• [EXERCISE]:
The material below holds a span beginning at the line with "L2: L1 L3 L4" and ending at the line with "List every block in the dominance frontier of L1.". Quote that span exactly, both ends included, and only that span.
/---
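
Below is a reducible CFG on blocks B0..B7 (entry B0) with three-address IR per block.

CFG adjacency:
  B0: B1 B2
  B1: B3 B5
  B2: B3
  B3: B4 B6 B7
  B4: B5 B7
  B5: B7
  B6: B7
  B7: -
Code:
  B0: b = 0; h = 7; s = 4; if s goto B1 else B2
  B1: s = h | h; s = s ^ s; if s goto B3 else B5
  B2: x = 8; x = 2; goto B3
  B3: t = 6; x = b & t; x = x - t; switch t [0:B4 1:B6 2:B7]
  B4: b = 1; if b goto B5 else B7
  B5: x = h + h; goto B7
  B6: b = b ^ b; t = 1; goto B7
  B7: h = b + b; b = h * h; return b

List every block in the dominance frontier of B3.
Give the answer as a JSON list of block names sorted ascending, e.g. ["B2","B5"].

idom tree: B1←B0 B2←B0 B3←B0 B4←B3 B5←B0 B6←B3 B7←B0
Dom at joins:
  B3: preds {B1,B2}: {B0,B1} ∩ {B0,B2} = {B0}; idom=B0
  B5: preds {B1,B4}: {B0,B1} ∩ {B0,B3,B4} = {B0}; idom=B0
  B7: preds {B3,B4,B5,B6}: {B0,B3} ∩ {B0,B3,B4} ∩ {B0,B5} ∩ {B0,B3,B6} = {B0}; idom=B0

DF derivation:
  B3←B1: walk B1 to B0
  B3←B2: walk B2 to B0
  B5←B1: walk B1 to B0
  B5←B4: walk B4→B3 to B0
  B7←B3: walk B3 to B0
  B7←B4: walk B4→B3 to B0
  B7←B5: walk B5 to B0
  B7←B6: walk B6→B3 to B0
  DF(B0)=∅
  DF(B1)={B3,B5}
  DF(B2)={B3}
  DF(B3)={B5,B7}
  DF(B4)={B5,B7}
  DF(B5)={B7}
  DF(B6)={B7}
  DF(B7)=∅

DF(B3) = ["B5", "B7"]

Answer: ["B5", "B7"]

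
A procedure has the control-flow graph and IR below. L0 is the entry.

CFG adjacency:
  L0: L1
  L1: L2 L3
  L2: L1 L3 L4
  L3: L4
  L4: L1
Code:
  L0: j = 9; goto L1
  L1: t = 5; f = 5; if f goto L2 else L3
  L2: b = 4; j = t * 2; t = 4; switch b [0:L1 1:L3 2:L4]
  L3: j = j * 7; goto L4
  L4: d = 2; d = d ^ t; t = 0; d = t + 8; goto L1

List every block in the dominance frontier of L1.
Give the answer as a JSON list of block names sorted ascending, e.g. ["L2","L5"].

Answer: ["L1"]

Working:
idom tree: L1←L0 L2←L1 L3←L1 L4←L1
Dom at joins:
  L1: preds {L0,L2,L4}: {L0} ∩ {L0,L1,L2} ∩ {L0,L1,L4} = {L0}; idom=L0
  L3: preds {L1,L2}: {L0,L1} ∩ {L0,L1,L2} = {L0,L1}; idom=L1
  L4: preds {L2,L3}: {L0,L1,L2} ∩ {L0,L1,L3} = {L0,L1}; idom=L1

Frontier:
  join L1 pred L0: · stop@L0
  join L1 pred L2: L2→L1 stop@L0
  join L1 pred L4: L4→L1 stop@L0
  join L3 pred L1: · stop@L1
  join L3 pred L2: L2 stop@L1
  join L4 pred L2: L2 stop@L1
  join L4 pred L3: L3 stop@L1
  L0 → ∅
  L1 → {L1}
  L2 → {L1,L3,L4}
  L3 → {L4}
  L4 → {L1}

DF(L1) = ["L1"]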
\---
• [RESULT OF THIS TASK]:
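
  L2: L1 L3 L4
  L3: L4
  L4: L1
Code:
  L0: j = 9; goto L1
  L1: t = 5; f = 5; if f goto L2 else L3
  L2: b = 4; j = t * 2; t = 4; switch b [0:L1 1:L3 2:L4]
  L3: j = j * 7; goto L4
  L4: d = 2; d = d ^ t; t = 0; d = t + 8; goto L1

List every block in the dominance frontier of L1.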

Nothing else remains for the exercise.